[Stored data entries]
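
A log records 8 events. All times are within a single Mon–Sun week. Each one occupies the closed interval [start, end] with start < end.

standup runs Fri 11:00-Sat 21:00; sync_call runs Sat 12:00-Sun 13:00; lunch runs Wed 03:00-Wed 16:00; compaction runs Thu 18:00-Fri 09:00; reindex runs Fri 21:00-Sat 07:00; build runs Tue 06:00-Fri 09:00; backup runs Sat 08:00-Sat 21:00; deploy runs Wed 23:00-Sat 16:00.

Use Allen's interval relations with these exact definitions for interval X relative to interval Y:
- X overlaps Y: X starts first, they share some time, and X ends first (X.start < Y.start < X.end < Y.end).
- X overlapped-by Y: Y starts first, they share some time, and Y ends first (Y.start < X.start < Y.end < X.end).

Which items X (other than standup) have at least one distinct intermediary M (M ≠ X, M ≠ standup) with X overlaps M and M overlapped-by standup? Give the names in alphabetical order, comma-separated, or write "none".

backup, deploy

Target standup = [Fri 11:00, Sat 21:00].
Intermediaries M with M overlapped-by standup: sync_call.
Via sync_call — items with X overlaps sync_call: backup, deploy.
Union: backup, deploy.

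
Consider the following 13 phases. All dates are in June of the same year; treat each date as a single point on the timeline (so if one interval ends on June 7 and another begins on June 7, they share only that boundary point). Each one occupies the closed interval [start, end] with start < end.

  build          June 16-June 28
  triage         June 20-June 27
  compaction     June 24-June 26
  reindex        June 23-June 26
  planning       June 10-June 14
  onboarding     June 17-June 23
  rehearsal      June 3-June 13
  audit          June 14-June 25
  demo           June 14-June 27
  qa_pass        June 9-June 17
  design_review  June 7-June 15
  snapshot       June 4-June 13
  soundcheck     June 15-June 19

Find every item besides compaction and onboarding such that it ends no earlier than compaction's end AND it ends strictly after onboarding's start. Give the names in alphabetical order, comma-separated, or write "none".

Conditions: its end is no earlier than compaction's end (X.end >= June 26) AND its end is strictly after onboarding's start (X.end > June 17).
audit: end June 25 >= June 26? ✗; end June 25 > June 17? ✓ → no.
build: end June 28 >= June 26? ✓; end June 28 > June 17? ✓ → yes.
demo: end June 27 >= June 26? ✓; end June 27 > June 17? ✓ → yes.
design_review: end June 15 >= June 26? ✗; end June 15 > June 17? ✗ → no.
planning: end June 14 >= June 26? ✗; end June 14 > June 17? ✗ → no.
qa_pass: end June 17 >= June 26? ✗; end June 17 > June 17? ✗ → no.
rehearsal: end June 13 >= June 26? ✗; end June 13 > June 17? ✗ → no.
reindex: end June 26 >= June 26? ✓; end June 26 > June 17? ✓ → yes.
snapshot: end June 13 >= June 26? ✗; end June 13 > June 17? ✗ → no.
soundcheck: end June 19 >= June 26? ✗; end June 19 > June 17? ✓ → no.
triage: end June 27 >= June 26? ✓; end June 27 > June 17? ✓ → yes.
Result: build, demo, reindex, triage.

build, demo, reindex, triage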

> [EXERCISE DETAILS]
Please give each line above again, word for word.

> [ANSWER AREA]
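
A log records 8 events. All times are within a single Mon–Sun week. Each one occupies the closed interval [start, end] with start < end.

standup runs Fri 11:00-Sat 21:00; sync_call runs Sat 12:00-Sun 13:00; lunch runs Wed 03:00-Wed 16:00; compaction runs Thu 18:00-Fri 09:00; reindex runs Fri 21:00-Sat 07:00; build runs Tue 06:00-Fri 09:00; backup runs Sat 08:00-Sat 21:00; deploy runs Wed 23:00-Sat 16:00.

Use Allen's interval relations with these exact definitions for interval X relative to interval Y:
- X overlaps Y: X starts first, they share some time, and X ends first (X.start < Y.start < X.end < Y.end).
- X overlapped-by Y: Y starts first, they share some time, and Y ends first (Y.start < X.start < Y.end < X.end).

Which items X (other than standup) have at least one distinct intermediary M (M ≠ X, M ≠ standup) with X overlaps M and M overlapped-by standup? Give the names in alphabetical order, comma-separated, or write "none".

backup, deploy

Target standup = [Fri 11:00, Sat 21:00].
Intermediaries M with M overlapped-by standup: sync_call.
Via sync_call — items with X overlaps sync_call: backup, deploy.
Union: backup, deploy.

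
Consider the following 13 phases. All dates are in June of the same year; treat each date as a single point on the timeline (so if one interval ends on June 7 and another begins on June 7, they share only that boundary point). Each one occupies the closed interval [start, end] with start < end.

  build          June 16-June 28
  triage         June 20-June 27
  compaction     June 24-June 26
  reindex        June 23-June 26
  planning       June 10-June 14
  onboarding     June 17-June 23
  rehearsal      June 3-June 13
  audit          June 14-June 25
  demo           June 14-June 27
  qa_pass        June 9-June 17
  design_review  June 7-June 15
  snapshot       June 4-June 13
  soundcheck     June 15-June 19

Find every item besides compaction and onboarding such that it ends no earlier than compaction's end AND it ends strictly after onboarding's start. Give the names in alphabetical order, comma-separated, or write "none".

Conditions: its end is no earlier than compaction's end (X.end >= June 26) AND its end is strictly after onboarding's start (X.end > June 17).
audit: end June 25 >= June 26? ✗; end June 25 > June 17? ✓ → no.
build: end June 28 >= June 26? ✓; end June 28 > June 17? ✓ → yes.
demo: end June 27 >= June 26? ✓; end June 27 > June 17? ✓ → yes.
design_review: end June 15 >= June 26? ✗; end June 15 > June 17? ✗ → no.
planning: end June 14 >= June 26? ✗; end June 14 > June 17? ✗ → no.
qa_pass: end June 17 >= June 26? ✗; end June 17 > June 17? ✗ → no.
rehearsal: end June 13 >= June 26? ✗; end June 13 > June 17? ✗ → no.
reindex: end June 26 >= June 26? ✓; end June 26 > June 17? ✓ → yes.
snapshot: end June 13 >= June 26? ✗; end June 13 > June 17? ✗ → no.
soundcheck: end June 19 >= June 26? ✗; end June 19 > June 17? ✓ → no.
triage: end June 27 >= June 26? ✓; end June 27 > June 17? ✓ → yes.
Result: build, demo, reindex, triage.

build, demo, reindex, triage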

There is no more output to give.